> [WHAT YOU NEED TO DO]: Count the lines in the records below that contain the word "locks", and reply with only that number.

Data records
--*--
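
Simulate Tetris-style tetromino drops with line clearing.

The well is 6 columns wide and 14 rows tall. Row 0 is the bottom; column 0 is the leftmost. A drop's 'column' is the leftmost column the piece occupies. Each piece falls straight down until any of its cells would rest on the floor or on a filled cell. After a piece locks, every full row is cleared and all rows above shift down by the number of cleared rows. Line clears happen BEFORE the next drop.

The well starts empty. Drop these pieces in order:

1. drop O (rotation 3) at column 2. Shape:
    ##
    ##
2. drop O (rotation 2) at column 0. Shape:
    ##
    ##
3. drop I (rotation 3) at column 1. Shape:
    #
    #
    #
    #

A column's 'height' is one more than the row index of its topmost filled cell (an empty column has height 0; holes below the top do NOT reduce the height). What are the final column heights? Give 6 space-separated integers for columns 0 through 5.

Answer: 2 6 2 2 0 0

Derivation:
Drop 1: O rot3 at col 2 lands with bottom-row=0; cleared 0 line(s) (total 0); column heights now [0 0 2 2 0 0], max=2
Drop 2: O rot2 at col 0 lands with bottom-row=0; cleared 0 line(s) (total 0); column heights now [2 2 2 2 0 0], max=2
Drop 3: I rot3 at col 1 lands with bottom-row=2; cleared 0 line(s) (total 0); column heights now [2 6 2 2 0 0], max=6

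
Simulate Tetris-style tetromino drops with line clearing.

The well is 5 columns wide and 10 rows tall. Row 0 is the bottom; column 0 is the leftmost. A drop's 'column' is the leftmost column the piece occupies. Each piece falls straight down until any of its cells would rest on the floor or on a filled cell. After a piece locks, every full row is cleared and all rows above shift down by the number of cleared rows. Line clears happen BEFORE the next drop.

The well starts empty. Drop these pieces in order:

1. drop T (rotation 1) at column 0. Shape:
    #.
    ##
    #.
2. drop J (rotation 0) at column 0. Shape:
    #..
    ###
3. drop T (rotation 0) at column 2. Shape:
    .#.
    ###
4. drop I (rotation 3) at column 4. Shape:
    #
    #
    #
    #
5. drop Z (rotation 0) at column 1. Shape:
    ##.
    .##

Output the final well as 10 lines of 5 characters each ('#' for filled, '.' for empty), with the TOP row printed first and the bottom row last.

Answer: .....
....#
.##.#
..###
...##
#.###
###..
#....
##...
#....

Derivation:
Drop 1: T rot1 at col 0 lands with bottom-row=0; cleared 0 line(s) (total 0); column heights now [3 2 0 0 0], max=3
Drop 2: J rot0 at col 0 lands with bottom-row=3; cleared 0 line(s) (total 0); column heights now [5 4 4 0 0], max=5
Drop 3: T rot0 at col 2 lands with bottom-row=4; cleared 0 line(s) (total 0); column heights now [5 4 5 6 5], max=6
Drop 4: I rot3 at col 4 lands with bottom-row=5; cleared 0 line(s) (total 0); column heights now [5 4 5 6 9], max=9
Drop 5: Z rot0 at col 1 lands with bottom-row=6; cleared 0 line(s) (total 0); column heights now [5 8 8 7 9], max=9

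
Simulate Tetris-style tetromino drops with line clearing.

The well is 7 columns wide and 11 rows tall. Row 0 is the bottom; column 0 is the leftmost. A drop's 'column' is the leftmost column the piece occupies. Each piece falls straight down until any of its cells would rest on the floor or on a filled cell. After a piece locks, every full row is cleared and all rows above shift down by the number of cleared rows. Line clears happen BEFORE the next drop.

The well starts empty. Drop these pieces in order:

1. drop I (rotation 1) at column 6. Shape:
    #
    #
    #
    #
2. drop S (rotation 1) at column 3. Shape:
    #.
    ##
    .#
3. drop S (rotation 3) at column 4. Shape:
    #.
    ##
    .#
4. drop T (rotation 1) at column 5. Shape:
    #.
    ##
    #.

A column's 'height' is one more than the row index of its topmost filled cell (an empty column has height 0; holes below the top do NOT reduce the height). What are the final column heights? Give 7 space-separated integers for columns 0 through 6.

Answer: 0 0 0 3 4 6 5

Derivation:
Drop 1: I rot1 at col 6 lands with bottom-row=0; cleared 0 line(s) (total 0); column heights now [0 0 0 0 0 0 4], max=4
Drop 2: S rot1 at col 3 lands with bottom-row=0; cleared 0 line(s) (total 0); column heights now [0 0 0 3 2 0 4], max=4
Drop 3: S rot3 at col 4 lands with bottom-row=1; cleared 0 line(s) (total 0); column heights now [0 0 0 3 4 3 4], max=4
Drop 4: T rot1 at col 5 lands with bottom-row=3; cleared 0 line(s) (total 0); column heights now [0 0 0 3 4 6 5], max=6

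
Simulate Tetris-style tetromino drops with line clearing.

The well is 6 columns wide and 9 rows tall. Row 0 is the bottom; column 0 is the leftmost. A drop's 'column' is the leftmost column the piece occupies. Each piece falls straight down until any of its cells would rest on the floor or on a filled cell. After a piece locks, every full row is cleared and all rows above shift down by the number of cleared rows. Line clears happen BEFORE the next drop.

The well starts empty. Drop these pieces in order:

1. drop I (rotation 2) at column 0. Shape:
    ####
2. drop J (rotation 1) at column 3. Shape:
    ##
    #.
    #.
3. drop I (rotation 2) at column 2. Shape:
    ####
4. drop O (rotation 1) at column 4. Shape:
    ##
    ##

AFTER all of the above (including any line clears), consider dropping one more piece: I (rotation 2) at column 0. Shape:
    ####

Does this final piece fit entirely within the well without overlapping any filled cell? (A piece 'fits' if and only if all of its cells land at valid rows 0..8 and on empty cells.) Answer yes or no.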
--*--
> [RESPONSE AREA]: 4